Provided records:
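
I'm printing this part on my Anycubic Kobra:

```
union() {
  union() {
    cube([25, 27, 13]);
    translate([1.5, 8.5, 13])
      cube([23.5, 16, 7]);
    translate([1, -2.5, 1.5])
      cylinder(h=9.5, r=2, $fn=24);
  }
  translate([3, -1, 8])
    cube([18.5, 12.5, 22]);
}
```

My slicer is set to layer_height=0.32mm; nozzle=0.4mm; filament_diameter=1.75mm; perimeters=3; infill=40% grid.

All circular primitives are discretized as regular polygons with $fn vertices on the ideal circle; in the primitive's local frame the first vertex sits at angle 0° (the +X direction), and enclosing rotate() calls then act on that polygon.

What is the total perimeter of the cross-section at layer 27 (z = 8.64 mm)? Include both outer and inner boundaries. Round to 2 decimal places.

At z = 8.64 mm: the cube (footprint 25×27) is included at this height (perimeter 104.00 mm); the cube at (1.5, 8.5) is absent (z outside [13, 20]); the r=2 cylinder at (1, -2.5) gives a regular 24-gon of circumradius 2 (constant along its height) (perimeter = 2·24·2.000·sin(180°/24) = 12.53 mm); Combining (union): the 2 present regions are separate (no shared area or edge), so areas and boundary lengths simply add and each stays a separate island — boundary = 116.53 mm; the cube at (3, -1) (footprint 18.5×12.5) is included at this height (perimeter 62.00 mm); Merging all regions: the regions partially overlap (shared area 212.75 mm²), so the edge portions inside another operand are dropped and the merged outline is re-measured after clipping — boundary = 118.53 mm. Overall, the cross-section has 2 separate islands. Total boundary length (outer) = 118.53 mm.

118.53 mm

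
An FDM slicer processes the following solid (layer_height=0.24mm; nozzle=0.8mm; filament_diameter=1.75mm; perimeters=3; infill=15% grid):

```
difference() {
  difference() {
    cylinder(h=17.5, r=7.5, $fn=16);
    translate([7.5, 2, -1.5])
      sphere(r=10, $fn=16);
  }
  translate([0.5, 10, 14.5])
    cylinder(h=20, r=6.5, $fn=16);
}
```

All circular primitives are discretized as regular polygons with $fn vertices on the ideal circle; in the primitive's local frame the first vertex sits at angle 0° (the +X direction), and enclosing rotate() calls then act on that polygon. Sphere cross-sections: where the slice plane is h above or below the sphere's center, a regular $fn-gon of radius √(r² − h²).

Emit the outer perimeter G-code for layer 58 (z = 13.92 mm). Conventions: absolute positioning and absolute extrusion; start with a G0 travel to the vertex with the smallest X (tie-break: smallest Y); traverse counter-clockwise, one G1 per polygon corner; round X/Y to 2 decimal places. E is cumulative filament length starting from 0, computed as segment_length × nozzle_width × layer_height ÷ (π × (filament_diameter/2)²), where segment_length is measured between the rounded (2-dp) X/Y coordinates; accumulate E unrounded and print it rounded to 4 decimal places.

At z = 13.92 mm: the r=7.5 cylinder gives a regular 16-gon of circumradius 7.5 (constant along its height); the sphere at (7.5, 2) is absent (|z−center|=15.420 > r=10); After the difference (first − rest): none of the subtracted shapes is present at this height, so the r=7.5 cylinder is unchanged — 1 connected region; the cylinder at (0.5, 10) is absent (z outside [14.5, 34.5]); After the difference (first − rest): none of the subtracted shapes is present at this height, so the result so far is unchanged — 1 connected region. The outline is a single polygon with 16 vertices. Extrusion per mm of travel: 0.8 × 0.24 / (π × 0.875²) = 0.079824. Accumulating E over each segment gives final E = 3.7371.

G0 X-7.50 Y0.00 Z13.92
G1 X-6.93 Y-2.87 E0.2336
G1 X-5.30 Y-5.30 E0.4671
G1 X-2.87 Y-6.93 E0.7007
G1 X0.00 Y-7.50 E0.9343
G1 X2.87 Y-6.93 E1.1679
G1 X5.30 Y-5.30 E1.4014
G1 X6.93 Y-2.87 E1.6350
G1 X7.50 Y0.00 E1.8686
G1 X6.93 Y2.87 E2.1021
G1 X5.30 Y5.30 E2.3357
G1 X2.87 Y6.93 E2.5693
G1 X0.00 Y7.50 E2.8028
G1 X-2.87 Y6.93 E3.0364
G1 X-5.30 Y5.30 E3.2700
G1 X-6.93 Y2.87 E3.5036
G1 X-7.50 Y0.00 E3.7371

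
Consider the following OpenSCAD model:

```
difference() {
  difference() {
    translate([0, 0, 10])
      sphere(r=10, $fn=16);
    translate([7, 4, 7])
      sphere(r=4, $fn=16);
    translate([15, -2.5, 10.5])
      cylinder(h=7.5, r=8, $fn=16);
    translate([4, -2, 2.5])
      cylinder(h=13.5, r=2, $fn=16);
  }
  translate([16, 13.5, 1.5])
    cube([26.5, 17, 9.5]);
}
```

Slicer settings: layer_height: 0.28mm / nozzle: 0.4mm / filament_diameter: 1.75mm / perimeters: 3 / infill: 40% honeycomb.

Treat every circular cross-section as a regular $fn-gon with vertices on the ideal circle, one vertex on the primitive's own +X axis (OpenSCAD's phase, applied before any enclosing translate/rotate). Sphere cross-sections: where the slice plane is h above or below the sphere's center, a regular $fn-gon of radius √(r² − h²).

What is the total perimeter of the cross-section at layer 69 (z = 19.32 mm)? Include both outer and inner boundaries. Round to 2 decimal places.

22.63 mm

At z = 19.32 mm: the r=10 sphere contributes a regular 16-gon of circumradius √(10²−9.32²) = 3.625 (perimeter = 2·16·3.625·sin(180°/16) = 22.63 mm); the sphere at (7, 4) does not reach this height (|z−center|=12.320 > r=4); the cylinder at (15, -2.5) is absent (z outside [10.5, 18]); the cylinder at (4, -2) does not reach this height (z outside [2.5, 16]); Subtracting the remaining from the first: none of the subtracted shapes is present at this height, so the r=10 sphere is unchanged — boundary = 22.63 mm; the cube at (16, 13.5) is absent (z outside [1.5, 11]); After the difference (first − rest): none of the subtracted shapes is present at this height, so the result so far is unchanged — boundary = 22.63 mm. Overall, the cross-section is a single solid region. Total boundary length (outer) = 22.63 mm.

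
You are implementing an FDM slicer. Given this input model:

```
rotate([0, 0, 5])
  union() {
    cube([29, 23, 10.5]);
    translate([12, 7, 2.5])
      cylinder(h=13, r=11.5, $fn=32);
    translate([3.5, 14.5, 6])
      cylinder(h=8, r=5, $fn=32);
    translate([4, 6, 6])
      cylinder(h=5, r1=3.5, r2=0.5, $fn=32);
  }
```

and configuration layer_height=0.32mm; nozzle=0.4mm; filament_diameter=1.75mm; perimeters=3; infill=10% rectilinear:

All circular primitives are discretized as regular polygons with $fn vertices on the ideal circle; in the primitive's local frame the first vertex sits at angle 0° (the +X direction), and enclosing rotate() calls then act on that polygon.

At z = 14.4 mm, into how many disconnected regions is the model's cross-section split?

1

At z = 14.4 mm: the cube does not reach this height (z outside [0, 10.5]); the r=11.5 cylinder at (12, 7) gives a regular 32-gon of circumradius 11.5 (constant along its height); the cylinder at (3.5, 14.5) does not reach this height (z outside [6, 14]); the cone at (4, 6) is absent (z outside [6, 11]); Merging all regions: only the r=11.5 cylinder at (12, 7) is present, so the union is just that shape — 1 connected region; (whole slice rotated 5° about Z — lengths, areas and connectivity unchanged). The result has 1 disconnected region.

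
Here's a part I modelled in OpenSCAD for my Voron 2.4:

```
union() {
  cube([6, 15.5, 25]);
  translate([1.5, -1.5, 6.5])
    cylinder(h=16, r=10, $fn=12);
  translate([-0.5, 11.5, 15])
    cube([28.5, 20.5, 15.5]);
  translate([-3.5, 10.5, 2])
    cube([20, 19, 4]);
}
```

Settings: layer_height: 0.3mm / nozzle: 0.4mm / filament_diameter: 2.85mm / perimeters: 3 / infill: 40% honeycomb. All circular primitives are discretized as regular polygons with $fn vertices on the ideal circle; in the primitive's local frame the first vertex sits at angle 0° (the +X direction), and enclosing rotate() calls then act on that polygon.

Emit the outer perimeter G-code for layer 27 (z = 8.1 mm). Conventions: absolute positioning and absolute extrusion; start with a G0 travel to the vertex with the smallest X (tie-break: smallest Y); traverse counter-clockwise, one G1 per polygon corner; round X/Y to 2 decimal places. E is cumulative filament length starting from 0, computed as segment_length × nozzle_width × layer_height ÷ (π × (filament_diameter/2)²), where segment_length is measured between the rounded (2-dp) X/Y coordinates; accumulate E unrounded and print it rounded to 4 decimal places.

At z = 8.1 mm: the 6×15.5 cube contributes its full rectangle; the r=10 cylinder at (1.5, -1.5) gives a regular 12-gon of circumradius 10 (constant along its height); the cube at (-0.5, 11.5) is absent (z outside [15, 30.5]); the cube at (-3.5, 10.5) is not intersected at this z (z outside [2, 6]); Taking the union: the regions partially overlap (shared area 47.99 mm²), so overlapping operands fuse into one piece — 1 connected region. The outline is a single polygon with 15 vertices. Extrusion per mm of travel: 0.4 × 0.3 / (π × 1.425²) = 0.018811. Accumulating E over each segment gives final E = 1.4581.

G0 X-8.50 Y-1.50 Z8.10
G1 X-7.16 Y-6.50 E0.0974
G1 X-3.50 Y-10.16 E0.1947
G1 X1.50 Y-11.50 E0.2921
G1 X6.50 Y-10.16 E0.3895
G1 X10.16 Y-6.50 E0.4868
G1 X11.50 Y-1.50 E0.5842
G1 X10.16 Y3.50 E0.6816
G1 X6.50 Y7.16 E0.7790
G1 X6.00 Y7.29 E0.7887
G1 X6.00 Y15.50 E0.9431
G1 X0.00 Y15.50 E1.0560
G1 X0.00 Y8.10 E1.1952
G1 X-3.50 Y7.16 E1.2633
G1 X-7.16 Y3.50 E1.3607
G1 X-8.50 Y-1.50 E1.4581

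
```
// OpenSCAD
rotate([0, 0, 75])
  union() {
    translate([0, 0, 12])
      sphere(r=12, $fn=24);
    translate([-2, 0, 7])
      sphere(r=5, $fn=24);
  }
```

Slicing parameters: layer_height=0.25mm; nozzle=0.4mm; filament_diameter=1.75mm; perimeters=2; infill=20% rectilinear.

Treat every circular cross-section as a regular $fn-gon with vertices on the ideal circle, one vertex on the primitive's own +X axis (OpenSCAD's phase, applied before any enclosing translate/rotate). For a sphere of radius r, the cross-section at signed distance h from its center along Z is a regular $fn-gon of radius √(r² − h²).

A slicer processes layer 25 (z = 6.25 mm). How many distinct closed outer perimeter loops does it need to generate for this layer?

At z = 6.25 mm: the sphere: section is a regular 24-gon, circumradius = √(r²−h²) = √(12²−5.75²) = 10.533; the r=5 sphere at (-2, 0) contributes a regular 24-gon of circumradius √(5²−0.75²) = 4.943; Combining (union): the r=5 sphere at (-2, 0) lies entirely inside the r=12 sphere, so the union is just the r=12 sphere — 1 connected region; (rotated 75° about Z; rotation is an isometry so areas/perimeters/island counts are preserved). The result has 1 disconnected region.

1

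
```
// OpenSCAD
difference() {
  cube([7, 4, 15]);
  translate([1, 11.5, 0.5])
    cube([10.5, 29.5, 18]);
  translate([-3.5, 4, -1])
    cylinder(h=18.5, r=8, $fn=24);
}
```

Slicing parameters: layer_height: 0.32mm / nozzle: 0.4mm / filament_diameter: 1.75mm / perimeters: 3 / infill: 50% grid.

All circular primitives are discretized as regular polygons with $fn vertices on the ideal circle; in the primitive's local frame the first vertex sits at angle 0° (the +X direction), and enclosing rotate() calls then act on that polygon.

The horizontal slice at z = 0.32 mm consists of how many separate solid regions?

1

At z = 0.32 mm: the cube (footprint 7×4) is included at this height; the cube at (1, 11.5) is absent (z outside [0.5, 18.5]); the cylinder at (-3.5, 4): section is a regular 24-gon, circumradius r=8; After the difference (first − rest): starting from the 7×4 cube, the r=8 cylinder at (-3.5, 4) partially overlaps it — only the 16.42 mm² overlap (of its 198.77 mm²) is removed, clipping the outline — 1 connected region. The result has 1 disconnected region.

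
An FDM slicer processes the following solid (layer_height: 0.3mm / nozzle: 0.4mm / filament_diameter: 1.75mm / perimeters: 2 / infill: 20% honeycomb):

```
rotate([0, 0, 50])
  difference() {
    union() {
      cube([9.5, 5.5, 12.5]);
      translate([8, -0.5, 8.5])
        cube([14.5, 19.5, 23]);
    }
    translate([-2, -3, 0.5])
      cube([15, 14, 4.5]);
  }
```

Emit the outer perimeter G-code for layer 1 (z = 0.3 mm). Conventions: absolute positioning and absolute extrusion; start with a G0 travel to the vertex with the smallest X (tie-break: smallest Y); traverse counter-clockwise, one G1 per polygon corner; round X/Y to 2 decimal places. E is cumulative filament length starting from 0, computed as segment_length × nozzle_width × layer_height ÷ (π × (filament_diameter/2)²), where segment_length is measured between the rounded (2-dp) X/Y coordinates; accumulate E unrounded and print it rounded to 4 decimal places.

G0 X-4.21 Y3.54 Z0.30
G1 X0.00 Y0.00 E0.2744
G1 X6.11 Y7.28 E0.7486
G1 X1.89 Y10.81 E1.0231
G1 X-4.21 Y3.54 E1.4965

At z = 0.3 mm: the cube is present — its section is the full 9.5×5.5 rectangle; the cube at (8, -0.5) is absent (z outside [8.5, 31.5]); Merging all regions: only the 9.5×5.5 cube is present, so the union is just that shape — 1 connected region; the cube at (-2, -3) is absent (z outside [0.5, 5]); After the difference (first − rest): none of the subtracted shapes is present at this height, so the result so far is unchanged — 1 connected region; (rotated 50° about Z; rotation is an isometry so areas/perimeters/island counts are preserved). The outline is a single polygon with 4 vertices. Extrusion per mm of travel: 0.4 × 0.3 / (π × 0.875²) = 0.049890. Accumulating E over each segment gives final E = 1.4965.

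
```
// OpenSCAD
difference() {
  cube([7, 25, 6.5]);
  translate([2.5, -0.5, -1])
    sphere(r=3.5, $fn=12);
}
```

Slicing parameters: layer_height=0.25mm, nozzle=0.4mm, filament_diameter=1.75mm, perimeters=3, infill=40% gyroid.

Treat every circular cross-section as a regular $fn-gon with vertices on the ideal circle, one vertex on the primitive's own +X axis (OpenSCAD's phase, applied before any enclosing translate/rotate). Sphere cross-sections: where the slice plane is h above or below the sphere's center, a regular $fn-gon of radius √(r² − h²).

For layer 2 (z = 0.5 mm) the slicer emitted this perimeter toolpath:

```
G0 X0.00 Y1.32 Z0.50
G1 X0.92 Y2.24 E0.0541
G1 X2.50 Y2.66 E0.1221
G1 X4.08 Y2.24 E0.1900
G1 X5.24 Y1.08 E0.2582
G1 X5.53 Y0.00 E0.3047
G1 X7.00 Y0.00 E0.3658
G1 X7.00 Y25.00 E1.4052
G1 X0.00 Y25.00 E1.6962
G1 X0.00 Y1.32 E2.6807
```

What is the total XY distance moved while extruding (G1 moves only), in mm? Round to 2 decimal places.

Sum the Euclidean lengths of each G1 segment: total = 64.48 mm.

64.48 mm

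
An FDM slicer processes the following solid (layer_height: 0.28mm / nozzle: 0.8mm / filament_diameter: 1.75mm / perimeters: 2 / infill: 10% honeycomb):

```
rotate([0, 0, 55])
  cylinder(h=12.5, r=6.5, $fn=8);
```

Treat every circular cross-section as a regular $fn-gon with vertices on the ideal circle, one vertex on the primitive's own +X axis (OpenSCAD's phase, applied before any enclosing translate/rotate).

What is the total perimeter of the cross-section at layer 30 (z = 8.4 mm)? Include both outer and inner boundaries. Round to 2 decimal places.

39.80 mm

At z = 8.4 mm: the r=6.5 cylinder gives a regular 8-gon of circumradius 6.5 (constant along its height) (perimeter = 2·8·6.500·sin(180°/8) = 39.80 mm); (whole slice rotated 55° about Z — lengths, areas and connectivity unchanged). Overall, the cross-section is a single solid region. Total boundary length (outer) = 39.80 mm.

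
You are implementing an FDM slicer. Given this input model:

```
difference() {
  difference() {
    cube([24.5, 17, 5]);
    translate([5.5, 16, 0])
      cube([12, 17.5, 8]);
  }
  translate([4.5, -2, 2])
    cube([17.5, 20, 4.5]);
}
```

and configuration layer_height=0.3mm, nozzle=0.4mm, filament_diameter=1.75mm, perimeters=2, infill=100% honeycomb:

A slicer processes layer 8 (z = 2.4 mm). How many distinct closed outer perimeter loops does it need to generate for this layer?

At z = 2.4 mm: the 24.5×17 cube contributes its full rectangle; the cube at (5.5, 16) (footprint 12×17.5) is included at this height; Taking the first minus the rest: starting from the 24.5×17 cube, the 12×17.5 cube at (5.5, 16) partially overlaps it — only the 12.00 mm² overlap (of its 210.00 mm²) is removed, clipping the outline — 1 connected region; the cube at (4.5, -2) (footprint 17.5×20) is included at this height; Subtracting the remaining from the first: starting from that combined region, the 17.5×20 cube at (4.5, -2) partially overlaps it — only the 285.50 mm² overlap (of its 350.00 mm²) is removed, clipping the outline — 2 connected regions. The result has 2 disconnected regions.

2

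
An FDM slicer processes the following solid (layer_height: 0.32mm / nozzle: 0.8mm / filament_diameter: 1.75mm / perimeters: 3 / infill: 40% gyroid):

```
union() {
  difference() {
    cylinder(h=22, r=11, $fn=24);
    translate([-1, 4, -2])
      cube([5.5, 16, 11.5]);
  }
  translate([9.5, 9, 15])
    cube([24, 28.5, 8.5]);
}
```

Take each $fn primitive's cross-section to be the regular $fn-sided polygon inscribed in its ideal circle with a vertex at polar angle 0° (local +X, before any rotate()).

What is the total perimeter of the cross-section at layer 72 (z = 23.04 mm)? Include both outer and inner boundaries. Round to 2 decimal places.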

How to complete this task: Once you have counted every line in the listing that holds the string "following", give that number and nothing else.

Solution for this exercise: 5